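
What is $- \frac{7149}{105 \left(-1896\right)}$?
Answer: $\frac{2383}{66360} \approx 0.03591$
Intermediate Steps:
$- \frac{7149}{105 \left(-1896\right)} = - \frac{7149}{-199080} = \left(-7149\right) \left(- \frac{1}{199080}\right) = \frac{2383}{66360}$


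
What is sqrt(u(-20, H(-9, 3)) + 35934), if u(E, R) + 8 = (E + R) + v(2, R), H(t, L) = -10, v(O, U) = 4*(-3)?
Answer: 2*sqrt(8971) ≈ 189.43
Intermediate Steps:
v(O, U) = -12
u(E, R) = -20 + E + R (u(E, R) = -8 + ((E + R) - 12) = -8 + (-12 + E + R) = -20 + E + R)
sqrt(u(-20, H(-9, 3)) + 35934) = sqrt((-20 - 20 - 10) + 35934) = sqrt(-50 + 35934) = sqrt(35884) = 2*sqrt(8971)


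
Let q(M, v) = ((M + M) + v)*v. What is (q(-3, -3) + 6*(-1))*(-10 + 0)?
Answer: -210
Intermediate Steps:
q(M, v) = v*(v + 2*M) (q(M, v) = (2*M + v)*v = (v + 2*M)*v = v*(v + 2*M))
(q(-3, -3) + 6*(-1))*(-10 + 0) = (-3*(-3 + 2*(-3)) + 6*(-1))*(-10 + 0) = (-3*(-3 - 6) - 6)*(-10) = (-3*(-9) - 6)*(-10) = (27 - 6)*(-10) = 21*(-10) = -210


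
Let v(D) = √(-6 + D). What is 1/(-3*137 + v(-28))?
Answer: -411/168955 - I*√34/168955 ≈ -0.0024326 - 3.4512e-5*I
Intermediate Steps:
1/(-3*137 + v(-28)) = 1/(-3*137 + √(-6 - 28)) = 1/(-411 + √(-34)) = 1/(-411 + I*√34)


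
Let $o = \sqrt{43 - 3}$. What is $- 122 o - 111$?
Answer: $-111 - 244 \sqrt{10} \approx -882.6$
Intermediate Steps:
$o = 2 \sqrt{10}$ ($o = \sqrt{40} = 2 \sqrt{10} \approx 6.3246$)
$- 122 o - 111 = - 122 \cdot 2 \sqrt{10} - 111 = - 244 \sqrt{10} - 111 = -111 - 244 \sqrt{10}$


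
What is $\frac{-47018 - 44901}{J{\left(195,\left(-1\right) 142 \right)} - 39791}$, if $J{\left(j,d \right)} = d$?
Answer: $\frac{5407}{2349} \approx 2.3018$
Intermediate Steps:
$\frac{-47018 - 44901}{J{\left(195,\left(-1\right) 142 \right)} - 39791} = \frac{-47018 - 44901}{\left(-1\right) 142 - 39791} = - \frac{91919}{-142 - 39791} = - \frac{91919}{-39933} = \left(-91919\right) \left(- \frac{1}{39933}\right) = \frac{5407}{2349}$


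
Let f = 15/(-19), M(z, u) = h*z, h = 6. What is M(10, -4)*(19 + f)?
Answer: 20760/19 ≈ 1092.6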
──────────────────────────────
Task description:
Give the number of lines in the records that contain the word "Answer", and write nothing else.

Exercise solution:
7